- _Supplied records_
....
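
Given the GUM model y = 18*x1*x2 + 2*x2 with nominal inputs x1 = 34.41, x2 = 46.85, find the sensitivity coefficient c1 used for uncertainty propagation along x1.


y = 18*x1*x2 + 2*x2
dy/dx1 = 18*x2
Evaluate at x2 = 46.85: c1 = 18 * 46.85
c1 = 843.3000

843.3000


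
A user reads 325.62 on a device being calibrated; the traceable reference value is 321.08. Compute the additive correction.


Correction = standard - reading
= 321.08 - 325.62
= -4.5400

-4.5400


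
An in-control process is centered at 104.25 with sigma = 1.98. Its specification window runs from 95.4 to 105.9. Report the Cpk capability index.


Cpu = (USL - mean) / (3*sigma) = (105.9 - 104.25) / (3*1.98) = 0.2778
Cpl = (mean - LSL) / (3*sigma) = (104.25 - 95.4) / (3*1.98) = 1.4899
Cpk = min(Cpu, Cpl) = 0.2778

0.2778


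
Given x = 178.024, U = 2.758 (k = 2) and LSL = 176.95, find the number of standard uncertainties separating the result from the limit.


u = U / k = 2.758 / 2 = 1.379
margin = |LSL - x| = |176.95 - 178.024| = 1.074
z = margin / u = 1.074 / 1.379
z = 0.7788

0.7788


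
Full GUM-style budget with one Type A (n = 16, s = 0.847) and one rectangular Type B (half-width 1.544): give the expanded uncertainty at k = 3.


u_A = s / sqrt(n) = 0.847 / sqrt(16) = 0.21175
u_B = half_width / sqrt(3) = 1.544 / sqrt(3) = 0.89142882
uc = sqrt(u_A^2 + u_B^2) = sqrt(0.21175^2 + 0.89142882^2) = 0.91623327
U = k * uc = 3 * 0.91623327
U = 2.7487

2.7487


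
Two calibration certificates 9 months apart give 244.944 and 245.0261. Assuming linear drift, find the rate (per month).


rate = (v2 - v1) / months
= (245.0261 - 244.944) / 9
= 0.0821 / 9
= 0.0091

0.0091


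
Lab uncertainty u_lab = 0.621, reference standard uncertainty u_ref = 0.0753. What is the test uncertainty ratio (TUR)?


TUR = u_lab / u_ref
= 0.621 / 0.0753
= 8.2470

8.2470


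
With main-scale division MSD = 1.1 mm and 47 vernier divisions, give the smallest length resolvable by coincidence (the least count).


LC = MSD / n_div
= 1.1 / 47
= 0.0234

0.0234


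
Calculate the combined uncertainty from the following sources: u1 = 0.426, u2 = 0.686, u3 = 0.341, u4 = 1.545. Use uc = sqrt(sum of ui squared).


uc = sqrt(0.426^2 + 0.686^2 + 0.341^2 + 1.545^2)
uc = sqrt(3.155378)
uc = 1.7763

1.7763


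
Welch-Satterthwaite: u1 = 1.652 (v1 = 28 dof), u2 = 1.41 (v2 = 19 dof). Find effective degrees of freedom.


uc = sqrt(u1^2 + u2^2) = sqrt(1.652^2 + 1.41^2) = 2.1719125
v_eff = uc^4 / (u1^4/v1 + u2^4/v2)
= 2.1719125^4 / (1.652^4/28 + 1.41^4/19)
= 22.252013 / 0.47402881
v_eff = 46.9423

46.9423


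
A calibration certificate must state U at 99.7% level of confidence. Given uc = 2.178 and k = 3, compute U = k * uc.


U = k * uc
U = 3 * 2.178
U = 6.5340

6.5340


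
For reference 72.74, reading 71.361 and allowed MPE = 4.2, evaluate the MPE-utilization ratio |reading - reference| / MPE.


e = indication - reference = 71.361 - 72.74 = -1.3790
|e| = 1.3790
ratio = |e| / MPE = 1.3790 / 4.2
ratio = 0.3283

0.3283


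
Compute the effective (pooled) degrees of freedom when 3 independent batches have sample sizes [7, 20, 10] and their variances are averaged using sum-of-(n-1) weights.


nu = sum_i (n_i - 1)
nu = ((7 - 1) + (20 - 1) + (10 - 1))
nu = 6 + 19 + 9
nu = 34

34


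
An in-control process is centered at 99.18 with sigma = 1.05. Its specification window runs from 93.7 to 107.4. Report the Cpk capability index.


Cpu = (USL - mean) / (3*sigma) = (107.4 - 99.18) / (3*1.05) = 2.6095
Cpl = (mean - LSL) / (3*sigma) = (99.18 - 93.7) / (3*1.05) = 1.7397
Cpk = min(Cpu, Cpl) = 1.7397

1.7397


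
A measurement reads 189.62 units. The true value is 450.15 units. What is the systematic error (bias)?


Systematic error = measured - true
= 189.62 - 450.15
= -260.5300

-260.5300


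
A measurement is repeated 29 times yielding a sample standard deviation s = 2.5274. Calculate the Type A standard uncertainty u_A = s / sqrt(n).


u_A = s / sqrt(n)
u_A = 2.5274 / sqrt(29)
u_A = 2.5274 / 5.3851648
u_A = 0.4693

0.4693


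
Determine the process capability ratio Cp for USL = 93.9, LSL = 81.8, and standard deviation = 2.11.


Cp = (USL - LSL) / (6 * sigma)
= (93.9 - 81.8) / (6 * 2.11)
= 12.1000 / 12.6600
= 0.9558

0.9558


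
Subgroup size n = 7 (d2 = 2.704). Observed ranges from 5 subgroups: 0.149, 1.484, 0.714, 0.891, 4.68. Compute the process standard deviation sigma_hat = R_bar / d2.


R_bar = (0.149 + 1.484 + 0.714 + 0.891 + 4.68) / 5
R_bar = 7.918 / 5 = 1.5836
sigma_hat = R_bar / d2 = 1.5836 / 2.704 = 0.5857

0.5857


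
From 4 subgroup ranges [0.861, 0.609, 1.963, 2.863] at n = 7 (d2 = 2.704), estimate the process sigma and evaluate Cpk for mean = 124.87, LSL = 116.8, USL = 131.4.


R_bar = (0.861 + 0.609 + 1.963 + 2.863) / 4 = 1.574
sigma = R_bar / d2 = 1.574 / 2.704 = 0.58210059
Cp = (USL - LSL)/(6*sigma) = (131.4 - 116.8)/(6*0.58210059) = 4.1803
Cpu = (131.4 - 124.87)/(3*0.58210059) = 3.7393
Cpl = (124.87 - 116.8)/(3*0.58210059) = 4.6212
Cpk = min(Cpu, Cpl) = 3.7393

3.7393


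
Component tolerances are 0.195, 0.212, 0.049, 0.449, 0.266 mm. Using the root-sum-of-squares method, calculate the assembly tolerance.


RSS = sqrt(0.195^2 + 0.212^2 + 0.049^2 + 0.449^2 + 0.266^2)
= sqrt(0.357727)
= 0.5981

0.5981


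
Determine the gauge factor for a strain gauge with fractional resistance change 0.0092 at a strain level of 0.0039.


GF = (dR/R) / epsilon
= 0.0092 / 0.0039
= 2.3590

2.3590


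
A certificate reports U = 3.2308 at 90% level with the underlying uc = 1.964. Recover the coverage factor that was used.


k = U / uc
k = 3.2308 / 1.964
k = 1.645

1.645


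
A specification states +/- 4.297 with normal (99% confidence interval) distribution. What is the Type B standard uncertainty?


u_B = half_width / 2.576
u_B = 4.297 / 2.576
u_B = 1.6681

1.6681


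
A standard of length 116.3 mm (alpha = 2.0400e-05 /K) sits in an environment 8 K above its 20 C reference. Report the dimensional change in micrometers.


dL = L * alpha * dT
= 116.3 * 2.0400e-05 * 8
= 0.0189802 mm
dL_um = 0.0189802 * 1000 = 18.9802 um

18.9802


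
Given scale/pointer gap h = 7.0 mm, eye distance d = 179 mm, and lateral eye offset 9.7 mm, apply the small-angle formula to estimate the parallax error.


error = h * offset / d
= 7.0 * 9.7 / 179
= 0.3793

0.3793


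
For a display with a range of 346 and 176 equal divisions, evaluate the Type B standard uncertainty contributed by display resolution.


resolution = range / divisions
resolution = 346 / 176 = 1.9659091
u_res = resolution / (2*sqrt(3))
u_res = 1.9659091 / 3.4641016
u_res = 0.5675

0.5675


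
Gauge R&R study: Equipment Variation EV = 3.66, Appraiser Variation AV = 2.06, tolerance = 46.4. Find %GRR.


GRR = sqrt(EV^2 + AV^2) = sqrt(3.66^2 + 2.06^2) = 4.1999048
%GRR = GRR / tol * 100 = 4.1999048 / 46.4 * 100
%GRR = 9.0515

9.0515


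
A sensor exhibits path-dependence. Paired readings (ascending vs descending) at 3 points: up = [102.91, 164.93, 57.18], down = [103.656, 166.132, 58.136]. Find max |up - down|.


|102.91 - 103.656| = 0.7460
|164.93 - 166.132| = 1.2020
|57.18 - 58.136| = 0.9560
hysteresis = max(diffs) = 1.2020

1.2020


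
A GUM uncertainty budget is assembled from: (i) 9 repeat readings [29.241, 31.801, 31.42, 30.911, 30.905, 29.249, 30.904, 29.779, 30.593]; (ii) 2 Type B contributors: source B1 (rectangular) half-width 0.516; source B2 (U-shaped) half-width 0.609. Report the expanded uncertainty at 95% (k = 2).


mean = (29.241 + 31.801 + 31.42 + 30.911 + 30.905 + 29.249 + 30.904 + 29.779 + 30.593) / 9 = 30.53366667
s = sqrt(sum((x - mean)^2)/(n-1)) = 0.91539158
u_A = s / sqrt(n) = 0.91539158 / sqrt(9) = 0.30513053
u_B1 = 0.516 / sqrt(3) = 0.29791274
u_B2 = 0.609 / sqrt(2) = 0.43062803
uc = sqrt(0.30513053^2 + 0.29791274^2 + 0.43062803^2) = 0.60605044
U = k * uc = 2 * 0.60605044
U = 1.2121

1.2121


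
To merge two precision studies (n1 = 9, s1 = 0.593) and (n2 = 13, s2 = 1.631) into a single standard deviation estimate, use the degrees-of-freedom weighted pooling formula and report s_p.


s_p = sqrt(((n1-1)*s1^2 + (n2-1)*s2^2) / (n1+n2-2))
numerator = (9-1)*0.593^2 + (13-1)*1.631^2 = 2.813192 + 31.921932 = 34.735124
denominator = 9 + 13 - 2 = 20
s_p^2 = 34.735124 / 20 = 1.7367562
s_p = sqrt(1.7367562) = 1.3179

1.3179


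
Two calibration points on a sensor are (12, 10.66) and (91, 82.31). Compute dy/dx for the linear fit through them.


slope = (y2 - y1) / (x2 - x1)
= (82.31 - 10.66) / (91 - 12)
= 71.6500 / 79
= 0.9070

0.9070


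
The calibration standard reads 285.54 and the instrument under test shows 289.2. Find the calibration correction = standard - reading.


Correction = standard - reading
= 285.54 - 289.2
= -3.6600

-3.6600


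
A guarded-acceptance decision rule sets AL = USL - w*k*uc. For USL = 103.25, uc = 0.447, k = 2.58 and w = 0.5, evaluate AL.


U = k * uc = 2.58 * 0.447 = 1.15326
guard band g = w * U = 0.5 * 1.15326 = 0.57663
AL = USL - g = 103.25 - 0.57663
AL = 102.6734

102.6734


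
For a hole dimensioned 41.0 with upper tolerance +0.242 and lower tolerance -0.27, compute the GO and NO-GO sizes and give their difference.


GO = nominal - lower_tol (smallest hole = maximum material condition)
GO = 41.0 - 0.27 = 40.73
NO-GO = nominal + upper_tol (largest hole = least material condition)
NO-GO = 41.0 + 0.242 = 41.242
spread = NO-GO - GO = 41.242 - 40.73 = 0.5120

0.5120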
....
- _Your objective_
Could you set down exactly the lines from the one containing "A guarded-acceptance decision" through the last line of the records above, both included?

- _Written answer_
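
A guarded-acceptance decision rule sets AL = USL - w*k*uc. For USL = 103.25, uc = 0.447, k = 2.58 and w = 0.5, evaluate AL.


U = k * uc = 2.58 * 0.447 = 1.15326
guard band g = w * U = 0.5 * 1.15326 = 0.57663
AL = USL - g = 103.25 - 0.57663
AL = 102.6734

102.6734


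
For a hole dimensioned 41.0 with upper tolerance +0.242 and lower tolerance -0.27, compute the GO and NO-GO sizes and give their difference.


GO = nominal - lower_tol (smallest hole = maximum material condition)
GO = 41.0 - 0.27 = 40.73
NO-GO = nominal + upper_tol (largest hole = least material condition)
NO-GO = 41.0 + 0.242 = 41.242
spread = NO-GO - GO = 41.242 - 40.73 = 0.5120

0.5120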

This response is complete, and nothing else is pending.